Material supplied.

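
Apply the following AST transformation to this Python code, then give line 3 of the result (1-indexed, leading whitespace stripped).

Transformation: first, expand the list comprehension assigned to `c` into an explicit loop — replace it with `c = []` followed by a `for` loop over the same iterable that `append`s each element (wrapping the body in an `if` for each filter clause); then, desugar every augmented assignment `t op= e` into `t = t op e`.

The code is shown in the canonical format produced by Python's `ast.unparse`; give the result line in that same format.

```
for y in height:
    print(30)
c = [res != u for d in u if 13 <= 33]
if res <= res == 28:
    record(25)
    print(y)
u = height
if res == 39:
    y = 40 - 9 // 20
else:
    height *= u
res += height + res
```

c = []

Transformed code:
for y in height:
    print(30)
c = []
for d in u:
    if 13 <= 33:
        c.append(res != u)
if res <= res == 28:
    record(25)
    print(y)
u = height
if res == 39:
    y = 40 - 9 // 20
else:
    height = height * u
res = res + (height + res)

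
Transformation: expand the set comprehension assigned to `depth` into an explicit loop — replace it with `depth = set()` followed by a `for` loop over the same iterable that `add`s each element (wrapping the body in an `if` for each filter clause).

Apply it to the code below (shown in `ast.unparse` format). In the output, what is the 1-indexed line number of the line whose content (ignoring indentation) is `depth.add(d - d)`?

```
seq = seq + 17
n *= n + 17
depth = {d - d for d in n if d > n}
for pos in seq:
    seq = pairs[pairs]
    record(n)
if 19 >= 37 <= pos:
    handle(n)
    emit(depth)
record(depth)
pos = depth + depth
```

Transformed code:
seq = seq + 17
n *= n + 17
depth = set()
for d in n:
    if d > n:
        depth.add(d - d)
for pos in seq:
    seq = pairs[pairs]
    record(n)
if 19 >= 37 <= pos:
    handle(n)
    emit(depth)
record(depth)
pos = depth + depth

6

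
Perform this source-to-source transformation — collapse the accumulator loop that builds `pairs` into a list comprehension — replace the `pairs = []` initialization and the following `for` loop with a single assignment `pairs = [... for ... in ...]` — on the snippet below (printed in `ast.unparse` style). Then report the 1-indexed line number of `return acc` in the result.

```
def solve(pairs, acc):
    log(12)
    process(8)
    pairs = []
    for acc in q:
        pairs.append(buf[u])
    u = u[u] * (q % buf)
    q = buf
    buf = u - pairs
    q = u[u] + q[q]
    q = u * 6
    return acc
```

10

Transformed code:
def solve(pairs, acc):
    log(12)
    process(8)
    pairs = [buf[u] for acc in q]
    u = u[u] * (q % buf)
    q = buf
    buf = u - pairs
    q = u[u] + q[q]
    q = u * 6
    return acc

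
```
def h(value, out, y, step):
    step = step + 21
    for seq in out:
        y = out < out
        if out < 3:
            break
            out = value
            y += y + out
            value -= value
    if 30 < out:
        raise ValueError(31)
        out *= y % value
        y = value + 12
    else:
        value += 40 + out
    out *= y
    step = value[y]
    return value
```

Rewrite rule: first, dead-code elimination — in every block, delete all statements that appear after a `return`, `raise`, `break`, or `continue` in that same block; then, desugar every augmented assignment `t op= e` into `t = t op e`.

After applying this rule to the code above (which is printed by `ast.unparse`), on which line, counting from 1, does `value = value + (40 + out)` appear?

10

Transformed code:
def h(value, out, y, step):
    step = step + 21
    for seq in out:
        y = out < out
        if out < 3:
            break
    if 30 < out:
        raise ValueError(31)
    else:
        value = value + (40 + out)
    out = out * y
    step = value[y]
    return value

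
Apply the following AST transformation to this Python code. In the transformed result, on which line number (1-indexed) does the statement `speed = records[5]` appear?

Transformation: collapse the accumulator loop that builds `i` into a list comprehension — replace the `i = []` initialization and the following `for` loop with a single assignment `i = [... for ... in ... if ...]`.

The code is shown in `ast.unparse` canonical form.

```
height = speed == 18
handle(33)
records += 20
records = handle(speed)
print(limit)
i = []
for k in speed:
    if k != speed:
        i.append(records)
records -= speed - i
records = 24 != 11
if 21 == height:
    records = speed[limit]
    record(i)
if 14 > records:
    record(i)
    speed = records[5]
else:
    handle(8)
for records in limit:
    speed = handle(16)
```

Transformed code:
height = speed == 18
handle(33)
records += 20
records = handle(speed)
print(limit)
i = [records for k in speed if k != speed]
records -= speed - i
records = 24 != 11
if 21 == height:
    records = speed[limit]
    record(i)
if 14 > records:
    record(i)
    speed = records[5]
else:
    handle(8)
for records in limit:
    speed = handle(16)

14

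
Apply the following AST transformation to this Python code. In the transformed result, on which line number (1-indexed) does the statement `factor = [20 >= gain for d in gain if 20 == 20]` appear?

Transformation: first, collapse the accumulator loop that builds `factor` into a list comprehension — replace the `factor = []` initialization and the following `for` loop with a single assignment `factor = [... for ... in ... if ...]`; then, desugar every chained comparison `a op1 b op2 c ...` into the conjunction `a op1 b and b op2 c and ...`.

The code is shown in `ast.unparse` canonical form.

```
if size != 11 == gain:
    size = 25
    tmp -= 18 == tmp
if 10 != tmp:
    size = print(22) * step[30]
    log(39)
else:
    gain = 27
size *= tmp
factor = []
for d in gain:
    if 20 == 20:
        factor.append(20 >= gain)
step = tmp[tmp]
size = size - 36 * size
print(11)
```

10

Transformed code:
if size != 11 and 11 == gain:
    size = 25
    tmp -= 18 == tmp
if 10 != tmp:
    size = print(22) * step[30]
    log(39)
else:
    gain = 27
size *= tmp
factor = [20 >= gain for d in gain if 20 == 20]
step = tmp[tmp]
size = size - 36 * size
print(11)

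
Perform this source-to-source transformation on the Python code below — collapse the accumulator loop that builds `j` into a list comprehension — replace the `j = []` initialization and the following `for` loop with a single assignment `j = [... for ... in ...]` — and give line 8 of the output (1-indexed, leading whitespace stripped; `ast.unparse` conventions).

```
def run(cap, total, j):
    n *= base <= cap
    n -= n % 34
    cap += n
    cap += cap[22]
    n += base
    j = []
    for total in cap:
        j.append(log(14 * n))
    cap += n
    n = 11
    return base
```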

Try it.
For every line above with the word "element" in it, make a copy.

Reply to the exercise.
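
Transformation: first, expand the list comprehension assigned to `c` into an explicit loop — replace it with `c = []` followed by a `for` loop over the same iterable that `append`s each element (wrapping the body in an `if` for each filter clause); then, desugar every augmented assignment `t op= e` into `t = t op e`.
Transformation: expand the set comprehension assigned to `depth` into an explicit loop — replace it with `depth = set()` followed by a `for` loop over the same iterable that `add`s each element (wrapping the body in an `if` for each filter clause).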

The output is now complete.